• _Source data_:
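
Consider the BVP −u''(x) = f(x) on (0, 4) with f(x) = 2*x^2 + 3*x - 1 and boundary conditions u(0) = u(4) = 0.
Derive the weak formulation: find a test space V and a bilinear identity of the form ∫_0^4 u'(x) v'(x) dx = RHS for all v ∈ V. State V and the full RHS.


V = H^1_0(0, 4) (so v(0) = v(4) = 0); weak form: ∫_0^4 u'v' dx = ∫_0^4 (2*x^2 + 3*x - 1) v dx for all v ∈ V.

Multiply both sides by a test function v and integrate from 0 to 4:
  ∫_0^4 −u''(x) v(x) dx = ∫_0^4 f(x) v(x) dx.
Integrate the LHS by parts once:
  ∫_0^4 −u'' v dx = −[u'(x) v(x)]_0^4 + ∫_0^4 u'(x) v'(x) dx.
Thus ∫_0^4 u'(x) v'(x) dx = ∫_0^4 f(x) v(x) dx + [u'(x) v(x)]_0^4.
Choose V so that boundary terms are either known or forced to vanish.
u is Dirichlet: u(0) = u(4) = 0. Let V = H^1_0(0, 4); then v(0) = v(4) = 0, and [u' v]_0^4 = 0.
Weak formulation: find u (satisfying any essential BC) such that ∫_0^4 u'(x) v'(x) dx = ∫_0^4 f v dx for all v ∈ V.
Substituting f(x) = 2*x^2 + 3*x - 1, the right-hand side is ∫_0^4 (2*x^2 + 3*x - 1) v dx.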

• _Goal of the exercise_:
Copy exactly. Include the line containing "Derive the weak" and every later line through the end of the listing, and nothing else.

• _Exercise result_:
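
Derive the weak formulation: find a test space V and a bilinear identity of the form ∫_0^4 u'(x) v'(x) dx = RHS for all v ∈ V. State V and the full RHS.


V = H^1_0(0, 4) (so v(0) = v(4) = 0); weak form: ∫_0^4 u'v' dx = ∫_0^4 (2*x^2 + 3*x - 1) v dx for all v ∈ V.

Multiply both sides by a test function v and integrate from 0 to 4:
  ∫_0^4 −u''(x) v(x) dx = ∫_0^4 f(x) v(x) dx.
Integrate the LHS by parts once:
  ∫_0^4 −u'' v dx = −[u'(x) v(x)]_0^4 + ∫_0^4 u'(x) v'(x) dx.
Thus ∫_0^4 u'(x) v'(x) dx = ∫_0^4 f(x) v(x) dx + [u'(x) v(x)]_0^4.
Choose V so that boundary terms are either known or forced to vanish.
u is Dirichlet: u(0) = u(4) = 0. Let V = H^1_0(0, 4); then v(0) = v(4) = 0, and [u' v]_0^4 = 0.
Weak formulation: find u (satisfying any essential BC) such that ∫_0^4 u'(x) v'(x) dx = ∫_0^4 f v dx for all v ∈ V.
Substituting f(x) = 2*x^2 + 3*x - 1, the right-hand side is ∫_0^4 (2*x^2 + 3*x - 1) v dx.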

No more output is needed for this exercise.